(Collected data)
Segment Open

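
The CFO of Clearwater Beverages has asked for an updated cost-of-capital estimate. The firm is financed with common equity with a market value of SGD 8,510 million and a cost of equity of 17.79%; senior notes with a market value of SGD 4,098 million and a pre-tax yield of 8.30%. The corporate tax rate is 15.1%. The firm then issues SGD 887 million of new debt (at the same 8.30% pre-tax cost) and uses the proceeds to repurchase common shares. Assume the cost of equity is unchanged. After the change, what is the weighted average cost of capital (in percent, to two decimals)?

After the change:
Total capital V = 7623 + 4985 = 12608.
Equity: weight = 7623/12608 = 0.6046; cost = 17.79%.
Senior notes: weight = 4985/12608 = 0.3954; after-tax cost = 8.3% × (1 − 15.1%) = 7.0467%.
WACC = 0.6046 × 17.7900% + 0.3954 × 7.0467% = 13.5423%.

13.54%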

Segment Closed

Work to be completed: Take the records above and return them exactly as written.

Result of the exercise:
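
The CFO of Clearwater Beverages has asked for an updated cost-of-capital estimate. The firm is financed with common equity with a market value of SGD 8,510 million and a cost of equity of 17.79%; senior notes with a market value of SGD 4,098 million and a pre-tax yield of 8.30%. The corporate tax rate is 15.1%. The firm then issues SGD 887 million of new debt (at the same 8.30% pre-tax cost) and uses the proceeds to repurchase common shares. Assume the cost of equity is unchanged. After the change, what is the weighted average cost of capital (in percent, to two decimals)?

After the change:
Total capital V = 7623 + 4985 = 12608.
Equity: weight = 7623/12608 = 0.6046; cost = 17.79%.
Senior notes: weight = 4985/12608 = 0.3954; after-tax cost = 8.3% × (1 − 15.1%) = 7.0467%.
WACC = 0.6046 × 17.7900% + 0.3954 × 7.0467% = 13.5423%.

13.54%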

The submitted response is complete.